Segment Start: Provided information

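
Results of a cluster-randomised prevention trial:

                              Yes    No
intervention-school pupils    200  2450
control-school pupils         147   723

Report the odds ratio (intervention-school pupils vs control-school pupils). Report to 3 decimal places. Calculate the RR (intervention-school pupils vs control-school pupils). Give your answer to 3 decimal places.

OR = (200 × 723) / (2450 × 147) = 144600/360150 ≈ 0.401
risk, intervention-school pupils = 200/2650 = 0.0755
risk, control-school pupils = 147/870 = 0.1690
RR = 0.0755 / 0.1690 = 0.447

OR = 0.401; RR = 0.447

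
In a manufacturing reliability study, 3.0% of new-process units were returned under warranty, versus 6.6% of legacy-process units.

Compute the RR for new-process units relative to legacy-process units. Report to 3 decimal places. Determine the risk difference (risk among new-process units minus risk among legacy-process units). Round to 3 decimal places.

RR = 0.455; RD = -0.036

RR = 0.03000 / 0.06600 = 0.455
risk difference = 0.03000 − 0.06600 = -0.036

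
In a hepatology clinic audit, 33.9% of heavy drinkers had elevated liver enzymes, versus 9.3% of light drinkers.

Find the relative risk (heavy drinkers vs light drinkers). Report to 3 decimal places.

RR = 0.3390 / 0.0930 = 3.645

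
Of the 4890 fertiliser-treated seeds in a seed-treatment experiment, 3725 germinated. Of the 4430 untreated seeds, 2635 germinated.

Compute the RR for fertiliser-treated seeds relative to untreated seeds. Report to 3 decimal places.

risk, fertiliser-treated seeds = 3725/4890 = 0.7618
risk, untreated seeds = 2635/4430 = 0.5948
RR = 0.7618 / 0.5948 = 1.281

1.281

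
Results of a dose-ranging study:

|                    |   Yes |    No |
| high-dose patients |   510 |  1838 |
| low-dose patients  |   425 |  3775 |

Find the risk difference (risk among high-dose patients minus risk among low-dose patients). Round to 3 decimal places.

risk, high-dose patients = 510/2348 = 0.2172
risk, low-dose patients = 425/4200 = 0.1012
risk difference = 0.2172 − 0.1012 = 0.116

RD: 0.116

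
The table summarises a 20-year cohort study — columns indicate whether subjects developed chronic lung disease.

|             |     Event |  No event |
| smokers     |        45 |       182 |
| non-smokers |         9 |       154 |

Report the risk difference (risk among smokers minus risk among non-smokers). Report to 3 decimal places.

RD = 0.143

risk, smokers = 45/227 = 0.1982
risk, non-smokers = 9/163 = 0.0552
risk difference = 0.1982 − 0.0552 = 0.143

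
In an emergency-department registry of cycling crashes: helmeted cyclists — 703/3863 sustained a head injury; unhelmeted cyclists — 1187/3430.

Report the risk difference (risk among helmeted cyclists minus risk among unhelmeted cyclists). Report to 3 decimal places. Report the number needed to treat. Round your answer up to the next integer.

RD = -0.164; NNT = 7

risk, helmeted cyclists = 703/3863 = 0.1820
risk, unhelmeted cyclists = 1187/3430 = 0.3461
risk difference = 0.1820 − 0.3461 = -0.164
absolute risk difference = 0.164081
1 / 0.164081 = 6.095 → round up → 7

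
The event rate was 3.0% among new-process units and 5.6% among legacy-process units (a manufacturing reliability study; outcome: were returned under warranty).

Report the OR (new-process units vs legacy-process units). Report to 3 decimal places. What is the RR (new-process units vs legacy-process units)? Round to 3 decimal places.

OR = 0.521; RR = 0.536

odds, new-process units = 0.03000/0.97000 = 0.03093
odds, legacy-process units = 0.05600/0.94400 = 0.05932
OR = 0.03093 / 0.05932 = 0.521
RR = 0.03000 / 0.05600 = 0.536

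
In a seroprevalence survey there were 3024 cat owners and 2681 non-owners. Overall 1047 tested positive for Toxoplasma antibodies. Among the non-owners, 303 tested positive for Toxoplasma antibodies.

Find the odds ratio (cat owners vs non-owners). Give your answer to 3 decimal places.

cat owners with the outcome: 1047 − 303 = 744
cat owners without the outcome: 3024 − 744 = 2280
non-owners without the outcome: 2681 − 303 = 2378
OR = (744 × 2378) / (2280 × 303) = 1769232/690840 ≈ 2.561

2.561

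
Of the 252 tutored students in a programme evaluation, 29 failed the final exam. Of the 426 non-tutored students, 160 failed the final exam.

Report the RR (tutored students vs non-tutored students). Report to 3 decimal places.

0.306

risk, tutored students = 29/252 = 0.1151
risk, non-tutored students = 160/426 = 0.3756
RR = 0.1151 / 0.3756 = 0.306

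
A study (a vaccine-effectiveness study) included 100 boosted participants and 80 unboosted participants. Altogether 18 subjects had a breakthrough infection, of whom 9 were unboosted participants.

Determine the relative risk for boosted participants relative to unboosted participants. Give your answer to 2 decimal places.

boosted participants with the outcome: 18 − 9 = 9
boosted participants without the outcome: 100 − 9 = 91
unboosted participants without the outcome: 80 − 9 = 71
risk, boosted participants = 9/100 = 0.0900
risk, unboosted participants = 9/80 = 0.1125
RR = 0.0900 / 0.1125 = 0.80

RR: 0.80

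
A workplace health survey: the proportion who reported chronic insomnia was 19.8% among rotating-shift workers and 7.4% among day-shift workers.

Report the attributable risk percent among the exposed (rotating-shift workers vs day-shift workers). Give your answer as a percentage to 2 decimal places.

AR% = (0.1980 − 0.0740) / 0.1980 = 0.6263 → 62.63%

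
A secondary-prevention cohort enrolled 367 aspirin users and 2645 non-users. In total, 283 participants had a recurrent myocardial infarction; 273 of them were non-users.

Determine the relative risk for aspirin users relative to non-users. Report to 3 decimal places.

RR: 0.264

aspirin users with the outcome: 283 − 273 = 10
aspirin users without the outcome: 367 − 10 = 357
non-users without the outcome: 2645 − 273 = 2372
risk, aspirin users = 10/367 = 0.02725
risk, non-users = 273/2645 = 0.10321
RR = 0.02725 / 0.10321 = 0.264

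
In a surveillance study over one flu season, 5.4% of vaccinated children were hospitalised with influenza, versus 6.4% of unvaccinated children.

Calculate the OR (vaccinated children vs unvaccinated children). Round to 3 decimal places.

OR = 0.835

odds, vaccinated children = 0.0540/0.9460 = 0.0571
odds, unvaccinated children = 0.0640/0.9360 = 0.0684
OR = 0.0571 / 0.0684 = 0.835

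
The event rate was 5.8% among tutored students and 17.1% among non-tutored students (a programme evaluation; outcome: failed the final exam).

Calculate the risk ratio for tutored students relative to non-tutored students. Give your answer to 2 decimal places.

RR = 0.0580 / 0.1710 = 0.34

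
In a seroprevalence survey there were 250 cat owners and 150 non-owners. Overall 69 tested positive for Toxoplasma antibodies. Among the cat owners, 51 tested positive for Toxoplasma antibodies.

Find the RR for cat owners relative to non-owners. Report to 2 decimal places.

1.70

cat owners without the outcome: 250 − 51 = 199
non-owners with the outcome: 69 − 51 = 18
non-owners without the outcome: 150 − 18 = 132
risk, cat owners = 51/250 = 0.2040
risk, non-owners = 18/150 = 0.1200
RR = 0.2040 / 0.1200 = 1.70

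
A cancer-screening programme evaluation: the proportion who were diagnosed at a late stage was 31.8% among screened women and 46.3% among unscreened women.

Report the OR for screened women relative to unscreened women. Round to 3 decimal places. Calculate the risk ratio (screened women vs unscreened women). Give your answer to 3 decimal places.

odds, screened women = 0.3180/0.6820 = 0.4663
odds, unscreened women = 0.4630/0.5370 = 0.8622
OR = 0.4663 / 0.8622 = 0.541
RR = 0.3180 / 0.4630 = 0.687

OR = 0.541; RR = 0.687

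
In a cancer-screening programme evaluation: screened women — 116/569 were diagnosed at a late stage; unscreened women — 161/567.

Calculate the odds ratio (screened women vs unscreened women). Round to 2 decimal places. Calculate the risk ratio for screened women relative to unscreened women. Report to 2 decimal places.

OR = 0.65; RR = 0.72

OR = (116 × 406) / (453 × 161) = 47096/72933 ≈ 0.65
risk, screened women = 116/569 = 0.2039
risk, unscreened women = 161/567 = 0.2840
RR = 0.2039 / 0.2840 = 0.72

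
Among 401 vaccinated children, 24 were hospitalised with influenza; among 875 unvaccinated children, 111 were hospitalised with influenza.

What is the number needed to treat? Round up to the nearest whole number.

NNT = 15

risk, vaccinated children = 24/401 = 0.059850
risk, unvaccinated children = 111/875 = 0.126857
absolute risk difference = 0.067007
1 / 0.067007 = 14.924 → round up → 15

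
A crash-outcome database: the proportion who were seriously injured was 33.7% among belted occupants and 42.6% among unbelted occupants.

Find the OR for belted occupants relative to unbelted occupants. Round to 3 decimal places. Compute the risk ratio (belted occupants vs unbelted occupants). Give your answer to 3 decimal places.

OR = 0.685; RR = 0.791

odds, belted occupants = 0.3370/0.6630 = 0.5083
odds, unbelted occupants = 0.4260/0.5740 = 0.7422
OR = 0.5083 / 0.7422 = 0.685
RR = 0.3370 / 0.4260 = 0.791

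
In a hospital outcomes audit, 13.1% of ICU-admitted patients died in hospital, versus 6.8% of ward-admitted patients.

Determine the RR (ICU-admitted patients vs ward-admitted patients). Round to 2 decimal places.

RR = 0.1310 / 0.0680 = 1.93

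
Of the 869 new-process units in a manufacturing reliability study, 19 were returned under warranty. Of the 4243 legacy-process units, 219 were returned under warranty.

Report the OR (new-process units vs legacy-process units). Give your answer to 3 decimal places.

OR = (19 × 4024) / (850 × 219) = 76456/186150 ≈ 0.411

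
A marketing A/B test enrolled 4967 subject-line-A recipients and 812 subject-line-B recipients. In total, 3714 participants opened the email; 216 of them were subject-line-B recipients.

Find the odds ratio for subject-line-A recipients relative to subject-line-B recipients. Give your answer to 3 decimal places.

subject-line-A recipients with the outcome: 3714 − 216 = 3498
subject-line-A recipients without the outcome: 4967 − 3498 = 1469
subject-line-B recipients without the outcome: 812 − 216 = 596
OR = (3498 × 596) / (1469 × 216) = 2084808/317304 ≈ 6.570

6.570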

Segment End: Provided information

Copy exactly the stretch of data above from the line with "Find the risk" through the line with "The event rate was 3.0%", and omit all other lines.

* **Worked solution**:
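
Find the risk difference (risk among high-dose patients minus risk among low-dose patients). Round to 3 decimal places.

risk, high-dose patients = 510/2348 = 0.2172
risk, low-dose patients = 425/4200 = 0.1012
risk difference = 0.2172 − 0.1012 = 0.116

RD: 0.116

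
The table summarises a 20-year cohort study — columns indicate whether subjects developed chronic lung disease.

|             |     Event |  No event |
| smokers     |        45 |       182 |
| non-smokers |         9 |       154 |

Report the risk difference (risk among smokers minus risk among non-smokers). Report to 3 decimal places.

RD = 0.143

risk, smokers = 45/227 = 0.1982
risk, non-smokers = 9/163 = 0.0552
risk difference = 0.1982 − 0.0552 = 0.143

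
In an emergency-department registry of cycling crashes: helmeted cyclists — 703/3863 sustained a head injury; unhelmeted cyclists — 1187/3430.

Report the risk difference (risk among helmeted cyclists minus risk among unhelmeted cyclists). Report to 3 decimal places. Report the number needed to treat. Round your answer up to the next integer.

RD = -0.164; NNT = 7

risk, helmeted cyclists = 703/3863 = 0.1820
risk, unhelmeted cyclists = 1187/3430 = 0.3461
risk difference = 0.1820 − 0.3461 = -0.164
absolute risk difference = 0.164081
1 / 0.164081 = 6.095 → round up → 7

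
The event rate was 3.0% among new-process units and 5.6% among legacy-process units (a manufacturing reliability study; outcome: were returned under warranty).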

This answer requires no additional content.